====== Provided material
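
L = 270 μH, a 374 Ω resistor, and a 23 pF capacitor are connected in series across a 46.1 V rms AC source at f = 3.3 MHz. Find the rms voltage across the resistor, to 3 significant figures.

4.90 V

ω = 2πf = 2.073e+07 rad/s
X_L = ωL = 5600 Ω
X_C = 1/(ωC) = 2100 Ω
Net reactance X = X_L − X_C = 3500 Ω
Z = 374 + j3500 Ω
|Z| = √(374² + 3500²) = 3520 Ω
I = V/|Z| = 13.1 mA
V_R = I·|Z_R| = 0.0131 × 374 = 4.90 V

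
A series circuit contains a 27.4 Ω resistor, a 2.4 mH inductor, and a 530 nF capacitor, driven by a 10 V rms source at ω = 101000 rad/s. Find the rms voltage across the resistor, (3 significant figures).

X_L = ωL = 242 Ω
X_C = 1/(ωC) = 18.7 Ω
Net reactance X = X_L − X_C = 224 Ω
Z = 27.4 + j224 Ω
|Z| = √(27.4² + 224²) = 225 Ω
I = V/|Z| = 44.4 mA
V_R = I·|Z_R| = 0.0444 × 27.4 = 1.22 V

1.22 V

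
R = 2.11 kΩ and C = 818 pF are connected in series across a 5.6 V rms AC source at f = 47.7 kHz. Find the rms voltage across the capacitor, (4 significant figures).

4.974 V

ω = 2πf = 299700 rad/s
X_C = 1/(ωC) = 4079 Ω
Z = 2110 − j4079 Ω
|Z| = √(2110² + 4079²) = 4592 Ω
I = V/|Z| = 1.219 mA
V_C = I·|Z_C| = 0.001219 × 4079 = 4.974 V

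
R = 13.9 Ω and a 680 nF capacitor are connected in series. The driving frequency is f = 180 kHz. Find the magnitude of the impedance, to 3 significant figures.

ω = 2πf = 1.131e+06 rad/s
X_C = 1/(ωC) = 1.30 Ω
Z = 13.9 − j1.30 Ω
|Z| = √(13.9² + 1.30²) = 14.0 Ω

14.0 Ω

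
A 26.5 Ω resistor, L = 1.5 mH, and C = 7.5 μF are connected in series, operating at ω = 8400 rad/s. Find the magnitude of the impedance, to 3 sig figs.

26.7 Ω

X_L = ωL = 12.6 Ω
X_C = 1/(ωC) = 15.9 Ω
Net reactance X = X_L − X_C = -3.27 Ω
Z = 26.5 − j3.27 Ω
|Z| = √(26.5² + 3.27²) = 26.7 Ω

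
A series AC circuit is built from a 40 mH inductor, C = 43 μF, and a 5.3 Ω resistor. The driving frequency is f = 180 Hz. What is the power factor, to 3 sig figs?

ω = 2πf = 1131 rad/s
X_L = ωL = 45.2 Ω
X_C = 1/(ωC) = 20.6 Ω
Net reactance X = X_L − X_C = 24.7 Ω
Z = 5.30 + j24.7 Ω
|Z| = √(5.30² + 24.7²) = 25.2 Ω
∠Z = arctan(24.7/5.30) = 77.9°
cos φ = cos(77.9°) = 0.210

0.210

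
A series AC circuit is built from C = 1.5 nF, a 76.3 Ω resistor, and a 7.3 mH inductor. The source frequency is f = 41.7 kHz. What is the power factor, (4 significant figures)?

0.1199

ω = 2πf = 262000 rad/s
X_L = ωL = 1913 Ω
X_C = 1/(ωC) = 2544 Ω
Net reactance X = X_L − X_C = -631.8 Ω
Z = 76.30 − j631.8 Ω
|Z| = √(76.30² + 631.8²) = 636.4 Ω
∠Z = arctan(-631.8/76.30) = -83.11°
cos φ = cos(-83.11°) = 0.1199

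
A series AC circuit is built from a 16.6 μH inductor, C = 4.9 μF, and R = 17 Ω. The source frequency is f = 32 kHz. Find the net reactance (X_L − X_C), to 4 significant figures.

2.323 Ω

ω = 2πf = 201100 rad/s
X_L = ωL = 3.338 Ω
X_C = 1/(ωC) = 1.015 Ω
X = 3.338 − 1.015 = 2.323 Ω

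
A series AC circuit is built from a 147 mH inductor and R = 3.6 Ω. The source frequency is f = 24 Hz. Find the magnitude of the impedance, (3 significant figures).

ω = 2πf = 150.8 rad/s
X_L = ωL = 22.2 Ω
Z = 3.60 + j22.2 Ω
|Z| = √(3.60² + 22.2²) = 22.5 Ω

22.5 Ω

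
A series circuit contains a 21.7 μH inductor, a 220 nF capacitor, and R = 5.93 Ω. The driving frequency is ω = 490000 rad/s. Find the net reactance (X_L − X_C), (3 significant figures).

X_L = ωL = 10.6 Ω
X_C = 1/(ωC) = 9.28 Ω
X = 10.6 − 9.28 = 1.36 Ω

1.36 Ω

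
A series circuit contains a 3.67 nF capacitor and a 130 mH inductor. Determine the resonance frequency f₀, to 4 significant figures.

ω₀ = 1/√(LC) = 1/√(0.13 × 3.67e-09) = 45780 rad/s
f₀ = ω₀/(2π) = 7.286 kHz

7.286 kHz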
============
The expected answer is an exact copy of the lines beginning at the one with "A series AC circuit is built from a 147" and running to the end of the entries above.

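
A series AC circuit is built from a 147 mH inductor and R = 3.6 Ω. The source frequency is f = 24 Hz. Find the magnitude of the impedance, (3 significant figures).

ω = 2πf = 150.8 rad/s
X_L = ωL = 22.2 Ω
Z = 3.60 + j22.2 Ω
|Z| = √(3.60² + 22.2²) = 22.5 Ω

22.5 Ω

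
A series circuit contains a 21.7 μH inductor, a 220 nF capacitor, and R = 5.93 Ω. The driving frequency is ω = 490000 rad/s. Find the net reactance (X_L − X_C), (3 significant figures).

X_L = ωL = 10.6 Ω
X_C = 1/(ωC) = 9.28 Ω
X = 10.6 − 9.28 = 1.36 Ω

1.36 Ω

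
A series circuit contains a 3.67 nF capacitor and a 130 mH inductor. Determine the resonance frequency f₀, to 4 significant figures.

ω₀ = 1/√(LC) = 1/√(0.13 × 3.67e-09) = 45780 rad/s
f₀ = ω₀/(2π) = 7.286 kHz

7.286 kHz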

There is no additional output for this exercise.